_Task inputs_:
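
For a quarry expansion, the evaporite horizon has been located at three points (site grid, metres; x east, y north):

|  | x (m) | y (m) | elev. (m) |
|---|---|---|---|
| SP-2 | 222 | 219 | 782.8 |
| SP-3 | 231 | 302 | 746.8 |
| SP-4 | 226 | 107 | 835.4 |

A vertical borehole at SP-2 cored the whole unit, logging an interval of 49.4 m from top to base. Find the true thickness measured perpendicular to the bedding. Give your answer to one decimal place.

43.8 m

Let the plane be z = a·x + b·y + c.
SP-3−SP-2: 9a + 83b = −36;  SP-4−SP-2: 4a − 112b = 52.6.
Solving gives a = 0.24910, b = −0.46075.
|∇z| = √(a²+b²) = 0.52377, so dip δ = arctan(0.52377) = 27.64°.
True thickness = vertical thickness × cos δ = 49.4 × cos 27.64° = 43.8 m.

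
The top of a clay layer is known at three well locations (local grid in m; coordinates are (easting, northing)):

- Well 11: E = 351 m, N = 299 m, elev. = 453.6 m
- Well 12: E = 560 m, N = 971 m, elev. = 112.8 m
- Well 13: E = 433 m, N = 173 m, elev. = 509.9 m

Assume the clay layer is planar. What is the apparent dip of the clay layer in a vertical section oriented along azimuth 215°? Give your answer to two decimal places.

Two edge vectors: Well 11→Well 12 = (209, 672, -340.8), Well 11→Well 13 = (82, -126, 56.3).
Normal n = (Well 11→Well 12) × (Well 11→Well 13) = (-5107.2, -39712.3, -81438).
So ∂z/∂E = −n_x/n_z = −0.06271 and ∂z/∂N = −n_y/n_z = −0.48764.
Unit vector along 215° is (sin 215°, cos 215°) = (-0.5736, -0.8192).
Slope in that direction = a·(-0.5736) + b·(-0.8192) = 0.43542.
Apparent dip = arctan|0.43542| = 23.53° (true dip is 26.2°, so apparent ≤ true as expected).

23.53°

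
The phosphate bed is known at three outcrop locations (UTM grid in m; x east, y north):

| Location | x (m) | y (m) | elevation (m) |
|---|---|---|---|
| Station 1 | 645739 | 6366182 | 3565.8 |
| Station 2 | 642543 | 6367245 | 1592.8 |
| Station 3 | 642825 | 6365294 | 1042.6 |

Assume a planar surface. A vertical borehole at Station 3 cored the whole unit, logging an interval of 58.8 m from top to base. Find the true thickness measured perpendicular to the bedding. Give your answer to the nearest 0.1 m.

Two edge vectors: Station 1→Station 2 = (-3196, 1063, -1973), Station 1→Station 3 = (-2914, -888, -2523.2).
Normal n = (Station 1→Station 2) × (Station 1→Station 3) = (-4434185.6, -2314825.2, 5935630).
So ∂z/∂x = −n_x/n_z = 0.74705 and ∂z/∂y = −n_y/n_z = 0.38999.
|∇z| = √(a²+b²) = 0.84271, so dip δ = arctan(0.84271) = 40.12°.
True thickness = vertical thickness × cos δ = 58.8 × cos 40.12° = 45.0 m.

45.0 m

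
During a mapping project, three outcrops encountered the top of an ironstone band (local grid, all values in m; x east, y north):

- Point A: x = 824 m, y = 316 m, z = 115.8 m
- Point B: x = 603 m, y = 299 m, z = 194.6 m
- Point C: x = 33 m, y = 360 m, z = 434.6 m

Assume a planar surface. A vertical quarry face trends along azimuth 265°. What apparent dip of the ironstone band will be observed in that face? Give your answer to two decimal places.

Let the plane be z = a·x + b·y + c.
Point B−Point A: −221a − 17b = 78.8;  Point C−Point A: −791a + 44b = 318.8.
Solving gives a = −0.38353, b = 0.35061.
Unit vector along 265° is (sin 265°, cos 265°) = (-0.9962, -0.0872).
Slope in that direction = a·(-0.9962) + b·(-0.0872) = 0.35151.
Apparent dip = arctan|0.35151| = 19.37° (true dip is 27.5°, so apparent ≤ true as expected).

19.37°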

_Task instructions_: Write out every line of the data that holds the word "locations".

_Solution for this problem_:
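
The top of a clay layer is known at three well locations (local grid in m; coordinates are (easting, northing)):
The phosphate bed is known at three outcrop locations (UTM grid in m; x east, y north):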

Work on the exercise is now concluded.